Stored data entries

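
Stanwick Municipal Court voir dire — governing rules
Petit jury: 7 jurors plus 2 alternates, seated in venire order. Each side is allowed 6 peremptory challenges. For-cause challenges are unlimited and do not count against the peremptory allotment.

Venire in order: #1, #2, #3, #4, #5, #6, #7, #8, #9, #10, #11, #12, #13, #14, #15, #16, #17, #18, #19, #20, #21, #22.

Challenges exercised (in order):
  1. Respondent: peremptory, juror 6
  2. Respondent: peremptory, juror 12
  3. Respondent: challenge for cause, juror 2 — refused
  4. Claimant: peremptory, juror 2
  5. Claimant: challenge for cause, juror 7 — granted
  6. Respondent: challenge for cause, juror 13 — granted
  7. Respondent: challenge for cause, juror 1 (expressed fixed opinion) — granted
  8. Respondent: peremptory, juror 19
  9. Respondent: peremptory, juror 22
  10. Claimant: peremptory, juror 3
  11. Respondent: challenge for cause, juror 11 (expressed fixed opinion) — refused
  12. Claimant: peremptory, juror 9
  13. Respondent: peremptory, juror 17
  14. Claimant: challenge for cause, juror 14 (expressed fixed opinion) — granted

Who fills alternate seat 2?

20

Removed: #1, #2, #3, #6, #7, #9, #12, #13, #14, #17, #19, #22. (#11 stays — for-cause denied.)
Seating in order: seats 1–7 → #4, #5, #8, #10, #11, #15, #16; alternates → #18, #20.
So alternate 2 is #20.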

**Required work**
Give back each record exactly, from the first line through the last.

**The answer**
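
Stanwick Municipal Court voir dire — governing rules
Petit jury: 7 jurors plus 2 alternates, seated in venire order. Each side is allowed 6 peremptory challenges. For-cause challenges are unlimited and do not count against the peremptory allotment.

Venire in order: #1, #2, #3, #4, #5, #6, #7, #8, #9, #10, #11, #12, #13, #14, #15, #16, #17, #18, #19, #20, #21, #22.

Challenges exercised (in order):
  1. Respondent: peremptory, juror 6
  2. Respondent: peremptory, juror 12
  3. Respondent: challenge for cause, juror 2 — refused
  4. Claimant: peremptory, juror 2
  5. Claimant: challenge for cause, juror 7 — granted
  6. Respondent: challenge for cause, juror 13 — granted
  7. Respondent: challenge for cause, juror 1 (expressed fixed opinion) — granted
  8. Respondent: peremptory, juror 19
  9. Respondent: peremptory, juror 22
  10. Claimant: peremptory, juror 3
  11. Respondent: challenge for cause, juror 11 (expressed fixed opinion) — refused
  12. Claimant: peremptory, juror 9
  13. Respondent: peremptory, juror 17
  14. Claimant: challenge for cause, juror 14 (expressed fixed opinion) — granted

Who fills alternate seat 2?

20

Removed: #1, #2, #3, #6, #7, #9, #12, #13, #14, #17, #19, #22. (#11 stays — for-cause denied.)
Seating in order: seats 1–7 → #4, #5, #8, #10, #11, #15, #16; alternates → #18, #20.
So alternate 2 is #20.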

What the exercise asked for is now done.